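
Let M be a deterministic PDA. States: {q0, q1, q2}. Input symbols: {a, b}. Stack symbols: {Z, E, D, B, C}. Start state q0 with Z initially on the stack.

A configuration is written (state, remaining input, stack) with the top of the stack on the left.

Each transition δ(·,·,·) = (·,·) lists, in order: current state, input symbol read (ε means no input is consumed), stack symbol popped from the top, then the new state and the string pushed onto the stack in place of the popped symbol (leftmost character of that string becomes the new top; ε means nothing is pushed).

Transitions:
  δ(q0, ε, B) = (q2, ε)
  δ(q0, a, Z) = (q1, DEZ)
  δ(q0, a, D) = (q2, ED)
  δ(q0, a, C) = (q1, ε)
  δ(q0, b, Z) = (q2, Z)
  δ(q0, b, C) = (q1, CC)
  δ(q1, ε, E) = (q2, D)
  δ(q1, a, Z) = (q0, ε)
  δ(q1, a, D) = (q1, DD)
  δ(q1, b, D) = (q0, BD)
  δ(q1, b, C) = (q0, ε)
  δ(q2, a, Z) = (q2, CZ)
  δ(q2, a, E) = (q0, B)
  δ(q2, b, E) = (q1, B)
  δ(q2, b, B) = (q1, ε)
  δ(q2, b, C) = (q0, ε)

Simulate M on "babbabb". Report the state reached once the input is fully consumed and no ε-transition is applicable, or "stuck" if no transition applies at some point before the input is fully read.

(q0, babbabb, Z) ⊢ (q2, abbabb, Z) ⊢ (q2, bbabb, CZ) ⊢ (q0, babb, Z) ⊢ (q2, abb, Z) ⊢ (q2, bb, CZ) ⊢ (q0, b, Z) ⊢ (q2, ε, Z)
All input consumed; M is in state q2.

q2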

### Directions
Copy out each line of the material above, word for word, from the first down to the line containing "A configuration is". Add nothing.

### Answer space
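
Let M be a deterministic PDA. States: {q0, q1, q2}. Input symbols: {a, b}. Stack symbols: {Z, E, D, B, C}. Start state q0 with Z initially on the stack.

A configuration is written (state, remaining input, stack) with the top of the stack on the left.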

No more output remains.